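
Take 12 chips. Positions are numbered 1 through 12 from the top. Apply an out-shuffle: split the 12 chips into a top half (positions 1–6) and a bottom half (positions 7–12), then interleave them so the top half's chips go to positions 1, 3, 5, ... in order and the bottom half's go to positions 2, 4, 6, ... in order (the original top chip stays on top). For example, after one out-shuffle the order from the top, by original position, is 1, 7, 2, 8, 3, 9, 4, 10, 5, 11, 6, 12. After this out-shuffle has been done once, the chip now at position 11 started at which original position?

6

Work backwards from position 11, undoing one out-shuffle at a time:
11 ← 6
So the chip now at position 11 started at position 6.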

□ □ □ □

> **What you need to do**:
From top to bottom, repeat the material above word for word.

> **Output of the exercise**:
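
Take 12 chips. Positions are numbered 1 through 12 from the top. Apply an out-shuffle: split the 12 chips into a top half (positions 1–6) and a bottom half (positions 7–12), then interleave them so the top half's chips go to positions 1, 3, 5, ... in order and the bottom half's go to positions 2, 4, 6, ... in order (the original top chip stays on top). For example, after one out-shuffle the order from the top, by original position, is 1, 7, 2, 8, 3, 9, 4, 10, 5, 11, 6, 12. After this out-shuffle has been done once, the chip now at position 11 started at which original position?

6

Work backwards from position 11, undoing one out-shuffle at a time:
11 ← 6
So the chip now at position 11 started at position 6.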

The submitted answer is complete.